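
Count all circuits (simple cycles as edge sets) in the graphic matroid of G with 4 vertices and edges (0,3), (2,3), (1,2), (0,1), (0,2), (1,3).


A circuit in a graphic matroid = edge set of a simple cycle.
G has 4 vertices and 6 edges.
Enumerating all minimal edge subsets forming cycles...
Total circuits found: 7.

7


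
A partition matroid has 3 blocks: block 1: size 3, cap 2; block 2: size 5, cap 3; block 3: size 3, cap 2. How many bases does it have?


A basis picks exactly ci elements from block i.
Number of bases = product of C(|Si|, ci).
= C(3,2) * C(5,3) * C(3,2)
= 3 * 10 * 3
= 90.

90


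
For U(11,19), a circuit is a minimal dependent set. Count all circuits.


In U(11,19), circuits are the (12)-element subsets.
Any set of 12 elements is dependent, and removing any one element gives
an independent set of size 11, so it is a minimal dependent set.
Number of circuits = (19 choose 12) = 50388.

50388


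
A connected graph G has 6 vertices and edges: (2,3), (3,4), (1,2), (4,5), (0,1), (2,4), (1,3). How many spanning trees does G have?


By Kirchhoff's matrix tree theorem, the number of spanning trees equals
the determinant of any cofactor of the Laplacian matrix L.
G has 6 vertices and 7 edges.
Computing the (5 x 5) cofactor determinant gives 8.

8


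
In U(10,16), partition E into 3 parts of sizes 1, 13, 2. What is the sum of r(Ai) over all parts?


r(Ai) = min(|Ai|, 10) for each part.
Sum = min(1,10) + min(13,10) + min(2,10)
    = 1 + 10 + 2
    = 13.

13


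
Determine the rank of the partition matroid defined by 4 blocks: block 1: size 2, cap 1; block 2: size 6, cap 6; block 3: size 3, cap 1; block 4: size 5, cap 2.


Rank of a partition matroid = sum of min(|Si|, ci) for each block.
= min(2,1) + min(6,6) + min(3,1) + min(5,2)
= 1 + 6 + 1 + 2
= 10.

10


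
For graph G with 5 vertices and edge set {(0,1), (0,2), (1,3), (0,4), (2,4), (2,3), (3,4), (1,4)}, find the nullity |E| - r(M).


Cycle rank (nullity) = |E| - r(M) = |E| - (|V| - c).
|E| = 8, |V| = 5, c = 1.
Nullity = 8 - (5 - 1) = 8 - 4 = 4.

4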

************

_What to work on_: Copy out, exactly as given, the line containing "For graph G" together with every line after it in the material.

_Task solution_:
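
For graph G with 5 vertices and edge set {(0,1), (0,2), (1,3), (0,4), (2,4), (2,3), (3,4), (1,4)}, find the nullity |E| - r(M).


Cycle rank (nullity) = |E| - r(M) = |E| - (|V| - c).
|E| = 8, |V| = 5, c = 1.
Nullity = 8 - (5 - 1) = 8 - 4 = 4.

4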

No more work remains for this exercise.